(Stored data entries)
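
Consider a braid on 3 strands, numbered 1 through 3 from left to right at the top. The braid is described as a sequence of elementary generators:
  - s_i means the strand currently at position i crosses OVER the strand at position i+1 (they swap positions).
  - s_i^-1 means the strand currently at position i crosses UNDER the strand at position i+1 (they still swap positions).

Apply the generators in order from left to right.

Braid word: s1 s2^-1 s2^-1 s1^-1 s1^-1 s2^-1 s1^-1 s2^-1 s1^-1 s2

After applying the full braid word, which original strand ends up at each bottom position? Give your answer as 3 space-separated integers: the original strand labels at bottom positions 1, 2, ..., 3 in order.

Gen 1 (s1): strand 1 crosses over strand 2. Perm now: [2 1 3]
Gen 2 (s2^-1): strand 1 crosses under strand 3. Perm now: [2 3 1]
Gen 3 (s2^-1): strand 3 crosses under strand 1. Perm now: [2 1 3]
Gen 4 (s1^-1): strand 2 crosses under strand 1. Perm now: [1 2 3]
Gen 5 (s1^-1): strand 1 crosses under strand 2. Perm now: [2 1 3]
Gen 6 (s2^-1): strand 1 crosses under strand 3. Perm now: [2 3 1]
Gen 7 (s1^-1): strand 2 crosses under strand 3. Perm now: [3 2 1]
Gen 8 (s2^-1): strand 2 crosses under strand 1. Perm now: [3 1 2]
Gen 9 (s1^-1): strand 3 crosses under strand 1. Perm now: [1 3 2]
Gen 10 (s2): strand 3 crosses over strand 2. Perm now: [1 2 3]

Answer: 1 2 3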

Task instructions: Each line of the data that holds "generators" should be copied.

Task result:
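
Consider a braid on 3 strands, numbered 1 through 3 from left to right at the top. The braid is described as a sequence of elementary generators:
Apply the generators in order from left to right.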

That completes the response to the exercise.